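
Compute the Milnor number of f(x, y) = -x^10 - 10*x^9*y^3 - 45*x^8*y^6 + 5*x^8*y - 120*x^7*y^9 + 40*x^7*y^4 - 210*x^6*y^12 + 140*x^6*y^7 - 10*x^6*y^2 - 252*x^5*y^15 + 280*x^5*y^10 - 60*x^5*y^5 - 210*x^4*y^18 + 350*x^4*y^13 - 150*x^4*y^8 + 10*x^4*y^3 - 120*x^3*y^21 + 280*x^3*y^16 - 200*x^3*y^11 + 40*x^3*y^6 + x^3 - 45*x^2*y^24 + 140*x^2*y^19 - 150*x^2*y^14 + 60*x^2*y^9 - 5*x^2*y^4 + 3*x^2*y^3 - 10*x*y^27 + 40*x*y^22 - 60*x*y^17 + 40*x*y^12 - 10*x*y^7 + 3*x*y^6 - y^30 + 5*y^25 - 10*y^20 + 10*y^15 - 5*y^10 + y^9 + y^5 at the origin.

8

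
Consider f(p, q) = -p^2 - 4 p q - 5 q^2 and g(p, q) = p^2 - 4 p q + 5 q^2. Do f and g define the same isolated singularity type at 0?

Yes.

The Hessian of f at 0 has rank 2. Corank 0: nondegenerate Morse point, so A_1. The Hessian of g at 0 has rank 2. Corank 0: nondegenerate Morse point, so A_1. Both have type A_1, hence right-equivalent.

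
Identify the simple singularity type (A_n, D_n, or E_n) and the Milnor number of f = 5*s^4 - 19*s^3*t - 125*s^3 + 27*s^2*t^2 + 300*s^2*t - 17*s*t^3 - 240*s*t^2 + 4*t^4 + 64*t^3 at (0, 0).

The Hessian of f at 0 has rank 0. Corank 2; j^3 = -(5*s - 4*t)^3 is a perfect cube, so E-series; the 4-jet and mu = 7 give E_7.

Type E7, Milnor number mu = 7.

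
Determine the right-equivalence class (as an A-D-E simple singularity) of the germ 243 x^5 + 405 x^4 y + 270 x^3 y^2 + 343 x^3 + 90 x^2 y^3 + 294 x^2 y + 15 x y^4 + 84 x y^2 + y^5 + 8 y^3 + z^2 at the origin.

The Hessian of f at 0 is [[0, 0, 0], [0, 0, 0], [0, 0, 2]] with rank 1, so corank 2. A Groebner basis of the Jacobian ideal J(f) in C{x,y,z} is {y^5, x*y^3 + 25*y^4/84, x^2 + 4*x*y/7 + 4*y^2/49, z}; counting standard monomials gives mu = 8. Corank 2; j^3 = (7*x + 2*y)^3 is a perfect cube, so E-series; the 5-jet and mu = 8 give E_8.

E_8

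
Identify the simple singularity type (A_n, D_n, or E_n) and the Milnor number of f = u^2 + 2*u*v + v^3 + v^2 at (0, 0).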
════════
> [What to produce]: The whole listing should be restated word for word.

> [Answer for this exercise]:
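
Compute the Milnor number of f(x, y) = -x^10 - 10*x^9*y^3 - 45*x^8*y^6 + 5*x^8*y - 120*x^7*y^9 + 40*x^7*y^4 - 210*x^6*y^12 + 140*x^6*y^7 - 10*x^6*y^2 - 252*x^5*y^15 + 280*x^5*y^10 - 60*x^5*y^5 - 210*x^4*y^18 + 350*x^4*y^13 - 150*x^4*y^8 + 10*x^4*y^3 - 120*x^3*y^21 + 280*x^3*y^16 - 200*x^3*y^11 + 40*x^3*y^6 + x^3 - 45*x^2*y^24 + 140*x^2*y^19 - 150*x^2*y^14 + 60*x^2*y^9 - 5*x^2*y^4 + 3*x^2*y^3 - 10*x*y^27 + 40*x*y^22 - 60*x*y^17 + 40*x*y^12 - 10*x*y^7 + 3*x*y^6 - y^30 + 5*y^25 - 10*y^20 + 10*y^15 - 5*y^10 + y^9 + y^5 at the origin.

8

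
Consider f(p, q) = -p^2 - 4 p q - 5 q^2 and g(p, q) = p^2 - 4 p q + 5 q^2. Do f and g define the same isolated singularity type at 0?

Yes.

The Hessian of f at 0 has rank 2. Corank 0: nondegenerate Morse point, so A_1. The Hessian of g at 0 has rank 2. Corank 0: nondegenerate Morse point, so A_1. Both have type A_1, hence right-equivalent.

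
Identify the simple singularity type (A_n, D_n, or E_n) and the Milnor number of f = 5*s^4 - 19*s^3*t - 125*s^3 + 27*s^2*t^2 + 300*s^2*t - 17*s*t^3 - 240*s*t^2 + 4*t^4 + 64*t^3 at (0, 0).

The Hessian of f at 0 has rank 0. Corank 2; j^3 = -(5*s - 4*t)^3 is a perfect cube, so E-series; the 4-jet and mu = 7 give E_7.

Type E7, Milnor number mu = 7.

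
Determine the right-equivalence class (as an A-D-E simple singularity) of the germ 243 x^5 + 405 x^4 y + 270 x^3 y^2 + 343 x^3 + 90 x^2 y^3 + 294 x^2 y + 15 x y^4 + 84 x y^2 + y^5 + 8 y^3 + z^2 at the origin.

The Hessian of f at 0 is [[0, 0, 0], [0, 0, 0], [0, 0, 2]] with rank 1, so corank 2. A Groebner basis of the Jacobian ideal J(f) in C{x,y,z} is {y^5, x*y^3 + 25*y^4/84, x^2 + 4*x*y/7 + 4*y^2/49, z}; counting standard monomials gives mu = 8. Corank 2; j^3 = (7*x + 2*y)^3 is a perfect cube, so E-series; the 5-jet and mu = 8 give E_8.

E_8

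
Identify the simple singularity type (A_n, D_n, or E_n) and the Milnor number of f = u^2 + 2*u*v + v^3 + v^2 at (0, 0).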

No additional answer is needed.